• WORK TO BE COMPLETED: Give back an exact copy of the lines in the records below, from the line that has "What is -2759255" through the line that has "Answer: $4096$", and nothing besides.

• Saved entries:
++++++

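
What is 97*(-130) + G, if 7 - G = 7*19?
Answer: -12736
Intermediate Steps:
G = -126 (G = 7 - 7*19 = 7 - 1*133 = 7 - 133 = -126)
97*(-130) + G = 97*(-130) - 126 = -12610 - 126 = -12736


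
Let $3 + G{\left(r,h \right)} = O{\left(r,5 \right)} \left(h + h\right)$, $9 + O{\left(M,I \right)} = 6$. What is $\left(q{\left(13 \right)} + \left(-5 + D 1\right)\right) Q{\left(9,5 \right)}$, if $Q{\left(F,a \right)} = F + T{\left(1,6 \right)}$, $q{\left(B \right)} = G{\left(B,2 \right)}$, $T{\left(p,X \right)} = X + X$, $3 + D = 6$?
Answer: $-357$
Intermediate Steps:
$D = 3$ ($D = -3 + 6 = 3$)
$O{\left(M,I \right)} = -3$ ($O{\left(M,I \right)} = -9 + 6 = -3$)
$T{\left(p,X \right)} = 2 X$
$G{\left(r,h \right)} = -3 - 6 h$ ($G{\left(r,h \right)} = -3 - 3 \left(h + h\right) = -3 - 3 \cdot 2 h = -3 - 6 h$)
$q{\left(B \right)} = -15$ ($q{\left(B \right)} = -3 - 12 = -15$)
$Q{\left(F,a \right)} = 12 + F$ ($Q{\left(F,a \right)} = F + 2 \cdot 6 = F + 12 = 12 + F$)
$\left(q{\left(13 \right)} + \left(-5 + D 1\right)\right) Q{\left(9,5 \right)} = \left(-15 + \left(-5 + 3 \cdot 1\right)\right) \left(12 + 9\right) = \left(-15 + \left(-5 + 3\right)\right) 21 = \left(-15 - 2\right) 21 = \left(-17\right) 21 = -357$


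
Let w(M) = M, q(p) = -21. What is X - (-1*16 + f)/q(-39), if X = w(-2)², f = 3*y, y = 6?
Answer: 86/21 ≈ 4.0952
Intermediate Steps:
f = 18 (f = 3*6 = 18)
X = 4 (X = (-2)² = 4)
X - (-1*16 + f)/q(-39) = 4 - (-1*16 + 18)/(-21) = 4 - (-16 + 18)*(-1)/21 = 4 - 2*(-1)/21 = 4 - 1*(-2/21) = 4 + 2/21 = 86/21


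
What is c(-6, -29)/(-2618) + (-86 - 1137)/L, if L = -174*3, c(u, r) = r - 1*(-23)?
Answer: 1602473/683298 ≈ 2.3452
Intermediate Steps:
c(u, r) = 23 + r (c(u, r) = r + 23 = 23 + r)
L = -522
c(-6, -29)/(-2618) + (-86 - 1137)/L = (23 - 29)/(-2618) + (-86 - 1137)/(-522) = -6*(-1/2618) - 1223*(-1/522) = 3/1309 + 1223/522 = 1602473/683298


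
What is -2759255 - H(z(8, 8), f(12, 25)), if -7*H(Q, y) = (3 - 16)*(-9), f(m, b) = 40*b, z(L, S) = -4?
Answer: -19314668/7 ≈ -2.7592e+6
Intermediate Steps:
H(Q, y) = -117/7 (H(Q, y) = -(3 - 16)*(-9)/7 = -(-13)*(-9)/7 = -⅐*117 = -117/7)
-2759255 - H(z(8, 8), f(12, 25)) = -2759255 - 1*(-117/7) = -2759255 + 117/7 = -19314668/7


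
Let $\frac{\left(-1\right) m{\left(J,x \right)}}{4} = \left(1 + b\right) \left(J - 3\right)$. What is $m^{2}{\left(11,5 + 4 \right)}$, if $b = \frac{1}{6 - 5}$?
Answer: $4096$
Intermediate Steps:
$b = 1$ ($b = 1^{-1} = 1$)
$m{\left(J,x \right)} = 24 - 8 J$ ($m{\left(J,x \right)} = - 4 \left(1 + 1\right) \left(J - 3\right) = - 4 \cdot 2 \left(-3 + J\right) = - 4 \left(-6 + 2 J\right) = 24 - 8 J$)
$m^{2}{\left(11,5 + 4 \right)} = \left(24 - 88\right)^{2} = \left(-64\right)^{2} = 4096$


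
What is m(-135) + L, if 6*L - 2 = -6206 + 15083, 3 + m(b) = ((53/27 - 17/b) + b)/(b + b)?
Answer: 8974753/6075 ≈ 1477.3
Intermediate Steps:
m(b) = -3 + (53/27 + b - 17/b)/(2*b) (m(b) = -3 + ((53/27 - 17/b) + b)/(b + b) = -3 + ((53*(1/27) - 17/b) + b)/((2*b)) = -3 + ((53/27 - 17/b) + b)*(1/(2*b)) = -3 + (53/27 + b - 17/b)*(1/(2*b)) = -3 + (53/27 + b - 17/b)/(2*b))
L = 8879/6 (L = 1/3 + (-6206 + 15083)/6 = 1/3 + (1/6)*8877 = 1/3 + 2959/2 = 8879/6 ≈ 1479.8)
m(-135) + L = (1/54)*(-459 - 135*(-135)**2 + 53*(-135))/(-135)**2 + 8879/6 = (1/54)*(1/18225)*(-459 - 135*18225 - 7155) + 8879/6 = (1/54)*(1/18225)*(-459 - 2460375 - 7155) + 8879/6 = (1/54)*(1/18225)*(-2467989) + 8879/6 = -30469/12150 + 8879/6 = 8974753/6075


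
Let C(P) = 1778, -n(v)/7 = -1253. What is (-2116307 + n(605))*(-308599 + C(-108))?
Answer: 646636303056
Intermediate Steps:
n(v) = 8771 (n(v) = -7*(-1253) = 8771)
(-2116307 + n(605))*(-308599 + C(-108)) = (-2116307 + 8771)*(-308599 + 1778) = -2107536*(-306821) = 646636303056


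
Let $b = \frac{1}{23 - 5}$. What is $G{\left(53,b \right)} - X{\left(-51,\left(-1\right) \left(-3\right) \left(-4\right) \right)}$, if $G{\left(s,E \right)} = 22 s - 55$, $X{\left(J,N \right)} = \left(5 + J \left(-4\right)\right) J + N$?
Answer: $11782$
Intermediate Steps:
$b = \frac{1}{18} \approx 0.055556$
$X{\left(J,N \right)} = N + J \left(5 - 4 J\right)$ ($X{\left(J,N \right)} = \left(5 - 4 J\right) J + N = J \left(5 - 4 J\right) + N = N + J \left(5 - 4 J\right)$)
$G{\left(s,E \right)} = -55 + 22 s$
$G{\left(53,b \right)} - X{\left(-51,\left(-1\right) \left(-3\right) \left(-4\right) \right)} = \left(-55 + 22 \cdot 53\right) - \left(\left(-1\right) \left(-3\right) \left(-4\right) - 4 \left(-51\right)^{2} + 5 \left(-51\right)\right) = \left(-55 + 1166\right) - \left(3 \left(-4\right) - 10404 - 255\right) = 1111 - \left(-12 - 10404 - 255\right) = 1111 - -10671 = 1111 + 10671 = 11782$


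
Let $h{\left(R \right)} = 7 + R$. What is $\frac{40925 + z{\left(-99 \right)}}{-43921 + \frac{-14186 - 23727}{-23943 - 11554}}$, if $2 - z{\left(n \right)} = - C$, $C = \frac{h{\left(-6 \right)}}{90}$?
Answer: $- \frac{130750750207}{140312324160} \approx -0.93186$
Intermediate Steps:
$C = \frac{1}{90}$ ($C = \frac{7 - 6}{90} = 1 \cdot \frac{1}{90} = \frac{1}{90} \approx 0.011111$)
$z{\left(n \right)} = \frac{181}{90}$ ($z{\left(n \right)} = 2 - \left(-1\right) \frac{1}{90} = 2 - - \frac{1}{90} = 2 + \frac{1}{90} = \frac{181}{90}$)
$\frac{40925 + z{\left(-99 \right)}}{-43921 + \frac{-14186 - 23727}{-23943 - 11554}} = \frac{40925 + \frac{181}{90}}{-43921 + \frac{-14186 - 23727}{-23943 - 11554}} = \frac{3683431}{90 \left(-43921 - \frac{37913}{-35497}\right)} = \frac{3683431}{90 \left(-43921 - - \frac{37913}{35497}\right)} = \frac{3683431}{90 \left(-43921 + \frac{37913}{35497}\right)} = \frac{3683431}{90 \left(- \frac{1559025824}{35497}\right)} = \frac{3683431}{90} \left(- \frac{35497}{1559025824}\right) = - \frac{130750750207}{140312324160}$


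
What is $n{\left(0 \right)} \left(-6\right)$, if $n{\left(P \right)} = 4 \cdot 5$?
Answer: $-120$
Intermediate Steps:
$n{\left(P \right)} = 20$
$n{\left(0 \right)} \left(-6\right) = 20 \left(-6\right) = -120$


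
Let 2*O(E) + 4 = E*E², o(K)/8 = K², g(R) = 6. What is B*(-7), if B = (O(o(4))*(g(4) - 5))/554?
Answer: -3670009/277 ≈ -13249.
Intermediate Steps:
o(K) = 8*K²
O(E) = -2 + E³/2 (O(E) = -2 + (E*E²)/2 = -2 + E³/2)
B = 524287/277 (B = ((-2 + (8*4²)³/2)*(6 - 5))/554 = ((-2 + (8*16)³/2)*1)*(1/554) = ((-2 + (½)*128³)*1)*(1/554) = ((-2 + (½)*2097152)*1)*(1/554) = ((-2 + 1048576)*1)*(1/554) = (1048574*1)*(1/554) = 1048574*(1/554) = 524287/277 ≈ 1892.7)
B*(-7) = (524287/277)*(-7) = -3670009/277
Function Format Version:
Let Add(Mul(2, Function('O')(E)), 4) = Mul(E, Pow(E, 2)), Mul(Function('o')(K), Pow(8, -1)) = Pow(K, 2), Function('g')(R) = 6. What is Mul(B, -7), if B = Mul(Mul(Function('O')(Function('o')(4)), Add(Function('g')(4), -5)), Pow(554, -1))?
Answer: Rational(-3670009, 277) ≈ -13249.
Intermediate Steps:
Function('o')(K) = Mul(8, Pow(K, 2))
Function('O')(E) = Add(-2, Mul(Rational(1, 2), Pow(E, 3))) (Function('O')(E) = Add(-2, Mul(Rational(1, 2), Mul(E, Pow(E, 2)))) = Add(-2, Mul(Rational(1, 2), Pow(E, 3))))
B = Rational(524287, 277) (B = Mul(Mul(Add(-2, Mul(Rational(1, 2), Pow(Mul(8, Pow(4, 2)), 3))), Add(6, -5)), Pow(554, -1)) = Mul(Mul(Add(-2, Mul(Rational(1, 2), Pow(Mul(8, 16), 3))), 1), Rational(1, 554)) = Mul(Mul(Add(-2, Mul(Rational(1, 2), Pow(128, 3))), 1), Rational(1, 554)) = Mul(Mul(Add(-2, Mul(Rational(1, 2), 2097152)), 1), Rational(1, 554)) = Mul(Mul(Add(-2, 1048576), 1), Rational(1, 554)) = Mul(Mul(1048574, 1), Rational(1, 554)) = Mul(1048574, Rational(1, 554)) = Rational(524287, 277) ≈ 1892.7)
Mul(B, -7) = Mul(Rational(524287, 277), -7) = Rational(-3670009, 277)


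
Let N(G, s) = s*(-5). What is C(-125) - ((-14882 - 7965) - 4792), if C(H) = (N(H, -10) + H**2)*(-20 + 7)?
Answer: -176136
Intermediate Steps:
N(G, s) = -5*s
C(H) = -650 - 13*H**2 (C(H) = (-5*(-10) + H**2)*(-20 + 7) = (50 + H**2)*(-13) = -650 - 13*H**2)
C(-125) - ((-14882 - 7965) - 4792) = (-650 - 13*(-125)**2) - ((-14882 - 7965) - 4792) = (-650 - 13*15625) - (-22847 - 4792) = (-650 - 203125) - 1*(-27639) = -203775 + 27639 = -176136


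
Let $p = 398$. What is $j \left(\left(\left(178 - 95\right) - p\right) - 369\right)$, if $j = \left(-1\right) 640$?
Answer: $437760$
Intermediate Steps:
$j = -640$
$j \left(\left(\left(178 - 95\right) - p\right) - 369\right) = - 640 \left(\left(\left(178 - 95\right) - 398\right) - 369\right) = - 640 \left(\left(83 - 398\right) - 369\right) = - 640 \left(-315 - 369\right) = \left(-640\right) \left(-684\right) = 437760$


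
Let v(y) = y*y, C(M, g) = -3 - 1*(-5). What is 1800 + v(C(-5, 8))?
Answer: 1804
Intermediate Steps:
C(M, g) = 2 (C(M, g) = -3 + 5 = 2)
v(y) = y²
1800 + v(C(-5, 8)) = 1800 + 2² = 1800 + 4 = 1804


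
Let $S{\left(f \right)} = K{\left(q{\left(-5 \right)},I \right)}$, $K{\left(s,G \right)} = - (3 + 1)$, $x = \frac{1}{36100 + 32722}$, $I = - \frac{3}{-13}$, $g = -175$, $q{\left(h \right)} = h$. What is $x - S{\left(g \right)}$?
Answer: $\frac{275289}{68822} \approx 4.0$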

++++++

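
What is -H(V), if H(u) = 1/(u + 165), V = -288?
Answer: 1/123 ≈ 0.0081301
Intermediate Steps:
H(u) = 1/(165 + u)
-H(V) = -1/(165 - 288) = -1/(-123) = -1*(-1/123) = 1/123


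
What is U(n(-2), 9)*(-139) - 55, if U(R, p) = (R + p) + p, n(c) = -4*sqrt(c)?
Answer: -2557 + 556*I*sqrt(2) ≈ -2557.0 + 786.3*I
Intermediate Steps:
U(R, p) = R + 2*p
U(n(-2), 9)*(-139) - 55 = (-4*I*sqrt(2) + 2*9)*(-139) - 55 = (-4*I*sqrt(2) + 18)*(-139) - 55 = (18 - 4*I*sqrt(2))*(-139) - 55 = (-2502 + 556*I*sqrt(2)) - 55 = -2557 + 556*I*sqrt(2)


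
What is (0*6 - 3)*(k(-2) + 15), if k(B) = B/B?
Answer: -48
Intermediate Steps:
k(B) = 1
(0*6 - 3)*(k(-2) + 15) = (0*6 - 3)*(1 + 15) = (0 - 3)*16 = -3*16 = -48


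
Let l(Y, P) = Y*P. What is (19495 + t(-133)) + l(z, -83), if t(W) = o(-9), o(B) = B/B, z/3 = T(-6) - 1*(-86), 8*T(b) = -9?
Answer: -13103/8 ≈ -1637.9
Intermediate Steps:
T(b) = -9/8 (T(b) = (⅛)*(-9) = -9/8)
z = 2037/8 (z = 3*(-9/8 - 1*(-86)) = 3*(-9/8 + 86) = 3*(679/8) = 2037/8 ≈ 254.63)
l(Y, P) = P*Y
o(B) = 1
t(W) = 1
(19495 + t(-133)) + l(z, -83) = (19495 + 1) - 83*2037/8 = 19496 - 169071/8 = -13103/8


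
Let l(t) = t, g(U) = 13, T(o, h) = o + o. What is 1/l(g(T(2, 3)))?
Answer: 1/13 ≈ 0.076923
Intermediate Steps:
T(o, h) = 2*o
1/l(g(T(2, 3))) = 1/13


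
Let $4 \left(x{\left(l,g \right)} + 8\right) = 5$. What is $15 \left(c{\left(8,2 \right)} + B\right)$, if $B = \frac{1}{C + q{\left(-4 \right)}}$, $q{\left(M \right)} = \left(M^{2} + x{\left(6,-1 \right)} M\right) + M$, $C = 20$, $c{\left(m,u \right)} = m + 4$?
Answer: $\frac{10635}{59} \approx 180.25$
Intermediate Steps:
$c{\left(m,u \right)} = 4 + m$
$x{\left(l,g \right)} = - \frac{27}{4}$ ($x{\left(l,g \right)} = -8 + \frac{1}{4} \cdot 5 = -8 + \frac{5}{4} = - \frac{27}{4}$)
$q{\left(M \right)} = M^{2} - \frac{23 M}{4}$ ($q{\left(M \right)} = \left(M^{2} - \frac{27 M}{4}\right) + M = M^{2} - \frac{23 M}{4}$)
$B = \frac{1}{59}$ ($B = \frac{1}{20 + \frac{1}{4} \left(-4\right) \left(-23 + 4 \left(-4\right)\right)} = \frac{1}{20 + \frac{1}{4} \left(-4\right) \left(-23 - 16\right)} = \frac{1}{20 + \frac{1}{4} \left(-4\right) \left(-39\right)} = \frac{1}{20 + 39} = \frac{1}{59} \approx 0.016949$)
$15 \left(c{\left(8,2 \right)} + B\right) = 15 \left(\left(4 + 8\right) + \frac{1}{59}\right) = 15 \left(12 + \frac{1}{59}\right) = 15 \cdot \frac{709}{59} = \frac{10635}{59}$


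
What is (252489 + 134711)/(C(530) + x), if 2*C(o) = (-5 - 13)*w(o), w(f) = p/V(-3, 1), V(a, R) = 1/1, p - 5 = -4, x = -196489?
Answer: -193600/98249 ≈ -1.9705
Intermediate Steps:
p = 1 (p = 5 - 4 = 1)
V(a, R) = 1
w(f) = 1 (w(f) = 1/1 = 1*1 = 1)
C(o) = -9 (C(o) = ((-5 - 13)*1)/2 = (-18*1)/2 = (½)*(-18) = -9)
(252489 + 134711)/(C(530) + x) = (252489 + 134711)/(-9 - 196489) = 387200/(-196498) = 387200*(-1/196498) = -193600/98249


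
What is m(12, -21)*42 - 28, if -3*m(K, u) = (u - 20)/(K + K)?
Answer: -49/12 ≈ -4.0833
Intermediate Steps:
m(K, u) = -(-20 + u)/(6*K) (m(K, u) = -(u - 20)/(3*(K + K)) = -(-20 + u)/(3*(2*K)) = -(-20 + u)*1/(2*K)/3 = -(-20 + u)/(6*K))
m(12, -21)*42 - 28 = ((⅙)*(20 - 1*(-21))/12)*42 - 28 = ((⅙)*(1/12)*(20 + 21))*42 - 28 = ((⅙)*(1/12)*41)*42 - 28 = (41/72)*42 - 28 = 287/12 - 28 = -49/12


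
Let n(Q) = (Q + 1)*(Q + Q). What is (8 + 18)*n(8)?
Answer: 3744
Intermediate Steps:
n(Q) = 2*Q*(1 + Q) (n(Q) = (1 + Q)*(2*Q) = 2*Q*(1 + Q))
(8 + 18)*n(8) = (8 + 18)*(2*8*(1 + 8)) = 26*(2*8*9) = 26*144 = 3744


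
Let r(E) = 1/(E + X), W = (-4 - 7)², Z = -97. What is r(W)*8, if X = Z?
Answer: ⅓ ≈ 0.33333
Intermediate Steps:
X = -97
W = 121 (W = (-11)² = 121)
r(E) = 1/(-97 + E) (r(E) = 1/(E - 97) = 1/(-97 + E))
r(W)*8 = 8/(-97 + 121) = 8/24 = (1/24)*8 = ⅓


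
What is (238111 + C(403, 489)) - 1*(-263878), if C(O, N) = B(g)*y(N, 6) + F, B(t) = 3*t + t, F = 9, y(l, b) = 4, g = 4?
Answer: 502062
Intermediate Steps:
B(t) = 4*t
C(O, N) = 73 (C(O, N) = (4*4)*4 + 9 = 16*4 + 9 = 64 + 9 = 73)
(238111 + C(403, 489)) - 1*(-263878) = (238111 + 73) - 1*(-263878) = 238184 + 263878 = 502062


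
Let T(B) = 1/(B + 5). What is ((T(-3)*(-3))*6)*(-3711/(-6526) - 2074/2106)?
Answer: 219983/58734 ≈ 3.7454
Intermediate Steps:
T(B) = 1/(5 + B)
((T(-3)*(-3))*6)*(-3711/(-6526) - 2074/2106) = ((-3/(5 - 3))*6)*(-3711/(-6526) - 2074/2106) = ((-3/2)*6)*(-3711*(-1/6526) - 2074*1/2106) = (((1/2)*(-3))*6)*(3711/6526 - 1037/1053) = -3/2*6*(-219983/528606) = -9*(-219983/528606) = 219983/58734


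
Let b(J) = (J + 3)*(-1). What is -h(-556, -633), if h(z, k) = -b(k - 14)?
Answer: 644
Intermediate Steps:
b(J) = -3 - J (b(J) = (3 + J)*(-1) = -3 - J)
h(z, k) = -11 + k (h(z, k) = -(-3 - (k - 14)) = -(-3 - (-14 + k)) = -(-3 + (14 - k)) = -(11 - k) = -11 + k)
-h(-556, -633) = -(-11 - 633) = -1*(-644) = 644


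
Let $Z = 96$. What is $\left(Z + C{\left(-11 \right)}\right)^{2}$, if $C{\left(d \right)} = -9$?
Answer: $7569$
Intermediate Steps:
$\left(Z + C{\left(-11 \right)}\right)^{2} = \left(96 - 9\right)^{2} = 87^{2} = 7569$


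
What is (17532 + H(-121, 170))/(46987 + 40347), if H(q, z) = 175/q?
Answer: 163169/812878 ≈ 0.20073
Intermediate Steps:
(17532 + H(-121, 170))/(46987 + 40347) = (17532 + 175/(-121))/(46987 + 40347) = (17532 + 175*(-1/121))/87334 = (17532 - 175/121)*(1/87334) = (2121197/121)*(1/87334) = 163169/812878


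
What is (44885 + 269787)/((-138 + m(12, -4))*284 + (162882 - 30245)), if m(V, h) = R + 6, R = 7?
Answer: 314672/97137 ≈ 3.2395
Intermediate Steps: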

++++++

• OUTPUT BELOW:
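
What is -2759255 - H(z(8, 8), f(12, 25)), if -7*H(Q, y) = (3 - 16)*(-9), f(m, b) = 40*b, z(L, S) = -4?
Answer: -19314668/7 ≈ -2.7592e+6
Intermediate Steps:
H(Q, y) = -117/7 (H(Q, y) = -(3 - 16)*(-9)/7 = -(-13)*(-9)/7 = -⅐*117 = -117/7)
-2759255 - H(z(8, 8), f(12, 25)) = -2759255 - 1*(-117/7) = -2759255 + 117/7 = -19314668/7


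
Let $\frac{\left(-1\right) m{\left(J,x \right)}}{4} = \left(1 + b\right) \left(J - 3\right)$. What is $m^{2}{\left(11,5 + 4 \right)}$, if $b = \frac{1}{6 - 5}$?
Answer: $4096$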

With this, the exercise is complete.